## [Stored records]
★ ★ ★ ★

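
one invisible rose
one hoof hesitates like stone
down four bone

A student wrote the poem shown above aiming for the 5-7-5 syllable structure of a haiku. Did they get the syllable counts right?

No

Line 1: one (1), invisible (4), rose (1) → 6 (expected 5)
Line 2: one (1), hoof (1), hesitates (3), like (1), stone (1) → 7 ✓
Line 3: down (1), four (1), bone (1) → 3 (expected 5)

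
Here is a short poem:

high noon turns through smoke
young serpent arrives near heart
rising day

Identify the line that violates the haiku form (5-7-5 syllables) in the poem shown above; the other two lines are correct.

Line 1: high(1) + noon(1) + turns(1) + through(1) + smoke(1) = 5 ✓
Line 2: young(1) + serpent(2) + arrives(2) + near(1) + heart(1) = 7 ✓
Line 3: rising(2) + day(1) = 3 (expected 5)

The third line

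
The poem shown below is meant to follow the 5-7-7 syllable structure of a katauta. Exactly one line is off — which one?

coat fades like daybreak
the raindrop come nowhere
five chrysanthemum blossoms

Line 1: "coat fades like daybreak": 1+1+1+2 = 5 ✓
Line 2: "the raindrop come nowhere": 1+2+1+2 = 6 (expected 7)
Line 3: "five chrysanthemum blossoms": 1+4+2 = 7 ✓

The second line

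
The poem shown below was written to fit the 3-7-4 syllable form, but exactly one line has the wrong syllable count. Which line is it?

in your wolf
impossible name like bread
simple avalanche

The third line

Line 1: in (1), your (1), wolf (1) → 3 ✓
Line 2: impossible (4), name (1), like (1), bread (1) → 7 ✓
Line 3: simple (2), avalanche (3) → 5 (expected 4)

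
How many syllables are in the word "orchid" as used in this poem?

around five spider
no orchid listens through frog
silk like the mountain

"orchid" has 2 syllables.

2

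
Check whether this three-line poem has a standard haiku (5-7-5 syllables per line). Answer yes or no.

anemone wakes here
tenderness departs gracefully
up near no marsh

No

Line 1: "anemone wakes here": 4+1+1 = 6 (expected 5)
Line 2: "tenderness departs gracefully": 3+2+3 = 8 (expected 7)
Line 3: "up near no marsh": 1+1+1+1 = 4 (expected 5)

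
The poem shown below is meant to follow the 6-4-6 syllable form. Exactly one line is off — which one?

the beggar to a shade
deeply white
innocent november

Line 2

Line 1: the (1), beggar (2), to (1), a (1), shade (1) → 6 ✓
Line 2: deeply (2), white (1) → 3 (expected 4)
Line 3: innocent (3), november (3) → 6 ✓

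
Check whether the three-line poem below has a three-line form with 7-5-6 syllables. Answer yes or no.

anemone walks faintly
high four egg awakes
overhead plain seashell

Line 1: anemone (4), walks (1), faintly (2) → 7 ✓
Line 2: high (1), four (1), egg (1), awakes (2) → 5 ✓
Line 3: overhead (3), plain (1), seashell (2) → 6 ✓

Yes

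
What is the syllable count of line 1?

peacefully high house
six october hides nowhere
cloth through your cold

5

Line 1: "peacefully high house": 3+1+1 = 5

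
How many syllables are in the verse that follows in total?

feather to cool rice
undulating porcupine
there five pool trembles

Line 1: feather (2), to (1), cool (1), rice (1) → 5
Line 2: undulating (4), porcupine (3) → 7
Line 3: there (1), five (1), pool (1), trembles (2) → 5
Total: 5 + 7 + 5 = 17

17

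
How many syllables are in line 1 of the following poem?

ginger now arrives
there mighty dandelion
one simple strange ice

5

Line 1: ginger(2) + now(1) + arrives(2) = 5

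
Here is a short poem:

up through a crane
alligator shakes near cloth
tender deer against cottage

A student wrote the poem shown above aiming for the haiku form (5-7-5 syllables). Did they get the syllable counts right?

Line 1: up(1) + through(1) + a(1) + crane(1) = 4 (expected 5)
Line 2: alligator(4) + shakes(1) + near(1) + cloth(1) = 7 ✓
Line 3: tender(2) + deer(1) + against(2) + cottage(2) = 7 (expected 5)

No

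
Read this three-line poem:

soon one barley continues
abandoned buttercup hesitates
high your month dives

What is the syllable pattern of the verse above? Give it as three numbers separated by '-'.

7-9-4

Line 1: soon(1) + one(1) + barley(2) + continues(3) = 7
Line 2: abandoned(3) + buttercup(3) + hesitates(3) = 9
Line 3: high(1) + your(1) + month(1) + dives(1) = 4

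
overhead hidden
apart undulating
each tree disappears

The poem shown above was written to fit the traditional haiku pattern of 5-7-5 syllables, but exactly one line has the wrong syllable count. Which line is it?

Line 1: overhead (3), hidden (2) → 5 ✓
Line 2: apart (2), undulating (4) → 6 (expected 7)
Line 3: each (1), tree (1), disappears (3) → 5 ✓

Line 2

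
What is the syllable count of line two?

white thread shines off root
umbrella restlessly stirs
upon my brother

Line two: umbrella(3) + restlessly(3) + stirs(1) = 7

7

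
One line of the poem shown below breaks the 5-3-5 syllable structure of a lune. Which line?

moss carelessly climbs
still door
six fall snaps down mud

The second line

Line 1: moss (1), carelessly (3), climbs (1) → 5 ✓
Line 2: still (1), door (1) → 2 (expected 3)
Line 3: six (1), fall (1), snaps (1), down (1), mud (1) → 5 ✓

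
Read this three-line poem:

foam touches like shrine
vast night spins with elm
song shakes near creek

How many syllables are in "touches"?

2

"touches" has 2 syllables.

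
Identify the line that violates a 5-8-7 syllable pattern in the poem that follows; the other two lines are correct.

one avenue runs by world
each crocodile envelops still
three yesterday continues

Line 1: one (1), avenue (3), runs (1), by (1), world (1) → 7 (expected 5)
Line 2: each (1), crocodile (3), envelops (3), still (1) → 8 ✓
Line 3: three (1), yesterday (3), continues (3) → 7 ✓

The first line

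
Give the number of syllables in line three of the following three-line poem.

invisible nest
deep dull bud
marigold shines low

Line three: marigold (3), shines (1), low (1) → 5

5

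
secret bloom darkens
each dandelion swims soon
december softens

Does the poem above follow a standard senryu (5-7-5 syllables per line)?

Yes

Line 1: "secret bloom darkens": 2+1+2 = 5 ✓
Line 2: "each dandelion swims soon": 1+4+1+1 = 7 ✓
Line 3: "december softens": 3+2 = 5 ✓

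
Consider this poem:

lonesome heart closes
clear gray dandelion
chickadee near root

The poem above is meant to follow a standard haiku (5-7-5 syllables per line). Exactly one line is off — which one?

Line 1: lonesome (2), heart (1), closes (2) → 5 ✓
Line 2: clear (1), gray (1), dandelion (4) → 6 (expected 7)
Line 3: chickadee (3), near (1), root (1) → 5 ✓

Line 2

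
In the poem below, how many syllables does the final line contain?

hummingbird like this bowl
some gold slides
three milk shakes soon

The final line: three(1) + milk(1) + shakes(1) + soon(1) = 4

4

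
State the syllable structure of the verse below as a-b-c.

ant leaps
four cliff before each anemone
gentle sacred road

Line 1: "ant leaps": 1+1 = 2
Line 2: "four cliff before each anemone": 1+1+2+1+4 = 9
Line 3: "gentle sacred road": 2+2+1 = 5

2-9-5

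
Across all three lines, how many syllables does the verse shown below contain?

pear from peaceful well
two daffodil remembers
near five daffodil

Line 1: "pear from peaceful well": 1+1+2+1 = 5
Line 2: "two daffodil remembers": 1+3+3 = 7
Line 3: "near five daffodil": 1+1+3 = 5
Total: 5 + 7 + 5 = 17

17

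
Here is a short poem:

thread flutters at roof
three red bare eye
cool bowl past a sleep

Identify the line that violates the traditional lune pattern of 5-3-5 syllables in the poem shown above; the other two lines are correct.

The second line

Line 1: "thread flutters at roof": 1+2+1+1 = 5 ✓
Line 2: "three red bare eye": 1+1+1+1 = 4 (expected 3)
Line 3: "cool bowl past a sleep": 1+1+1+1+1 = 5 ✓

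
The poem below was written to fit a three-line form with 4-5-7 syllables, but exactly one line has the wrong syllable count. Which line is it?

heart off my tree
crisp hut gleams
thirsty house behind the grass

Line 1: heart (1), off (1), my (1), tree (1) → 4 ✓
Line 2: crisp (1), hut (1), gleams (1) → 3 (expected 5)
Line 3: thirsty (2), house (1), behind (2), the (1), grass (1) → 7 ✓

Line 2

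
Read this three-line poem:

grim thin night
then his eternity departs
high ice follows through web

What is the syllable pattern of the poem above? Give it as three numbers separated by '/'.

3/8/6

Line 1: grim (1), thin (1), night (1) → 3
Line 2: then (1), his (1), eternity (4), departs (2) → 8
Line 3: high (1), ice (1), follows (2), through (1), web (1) → 6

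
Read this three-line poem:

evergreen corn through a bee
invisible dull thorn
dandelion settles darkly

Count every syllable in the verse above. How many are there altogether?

21

Line 1: evergreen(3) + corn(1) + through(1) + a(1) + bee(1) = 7
Line 2: invisible(4) + dull(1) + thorn(1) = 6
Line 3: dandelion(4) + settles(2) + darkly(2) = 8
Total: 7 + 6 + 8 = 21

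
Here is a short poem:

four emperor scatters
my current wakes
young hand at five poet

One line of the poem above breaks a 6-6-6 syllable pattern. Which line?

Line 1: four(1) + emperor(3) + scatters(2) = 6 ✓
Line 2: my(1) + current(2) + wakes(1) = 4 (expected 6)
Line 3: young(1) + hand(1) + at(1) + five(1) + poet(2) = 6 ✓

Line 2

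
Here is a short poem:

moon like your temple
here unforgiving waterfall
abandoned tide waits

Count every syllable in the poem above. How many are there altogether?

18

Line 1: moon(1) + like(1) + your(1) + temple(2) = 5
Line 2: here(1) + unforgiving(4) + waterfall(3) = 8
Line 3: abandoned(3) + tide(1) + waits(1) = 5
Total: 5 + 8 + 5 = 18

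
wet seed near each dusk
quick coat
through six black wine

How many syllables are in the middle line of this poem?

2

The middle line: "quick coat": 1+1 = 2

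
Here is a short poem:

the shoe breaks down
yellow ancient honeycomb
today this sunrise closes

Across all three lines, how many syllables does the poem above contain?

Line 1: the (1), shoe (1), breaks (1), down (1) → 4
Line 2: yellow (2), ancient (2), honeycomb (3) → 7
Line 3: today (2), this (1), sunrise (2), closes (2) → 7
Total: 4 + 7 + 7 = 18

18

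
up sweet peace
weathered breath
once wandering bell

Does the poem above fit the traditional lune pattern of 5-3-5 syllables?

Line 1: up (1), sweet (1), peace (1) → 3 (expected 5)
Line 2: weathered (2), breath (1) → 3 ✓
Line 3: once (1), wandering (3), bell (1) → 5 ✓

No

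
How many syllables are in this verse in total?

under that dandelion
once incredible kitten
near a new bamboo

19

Line 1: "under that dandelion": 2+1+4 = 7
Line 2: "once incredible kitten": 1+4+2 = 7
Line 3: "near a new bamboo": 1+1+1+2 = 5
Total: 7 + 7 + 5 = 19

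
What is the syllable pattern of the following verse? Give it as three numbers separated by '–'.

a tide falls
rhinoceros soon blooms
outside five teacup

3–6–5

Line 1: a(1) + tide(1) + falls(1) = 3
Line 2: rhinoceros(4) + soon(1) + blooms(1) = 6
Line 3: outside(2) + five(1) + teacup(2) = 5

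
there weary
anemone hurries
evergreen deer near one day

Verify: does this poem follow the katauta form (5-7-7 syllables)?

No

Line 1: there (1), weary (2) → 3 (expected 5)
Line 2: anemone (4), hurries (2) → 6 (expected 7)
Line 3: evergreen (3), deer (1), near (1), one (1), day (1) → 7 ✓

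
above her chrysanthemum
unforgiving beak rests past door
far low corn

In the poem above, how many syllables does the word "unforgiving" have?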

★ ★ ★ ★

## [EXERCISE PROMPT]
Using the records above, set down exactly the lines from the one with "yellow ancient honeycomb" through the one with "weathered breath", inclusive, and nothing more.

## [ANSWER]
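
yellow ancient honeycomb
today this sunrise closes

Across all three lines, how many syllables does the poem above contain?

Line 1: the (1), shoe (1), breaks (1), down (1) → 4
Line 2: yellow (2), ancient (2), honeycomb (3) → 7
Line 3: today (2), this (1), sunrise (2), closes (2) → 7
Total: 4 + 7 + 7 = 18

18

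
up sweet peace
weathered breath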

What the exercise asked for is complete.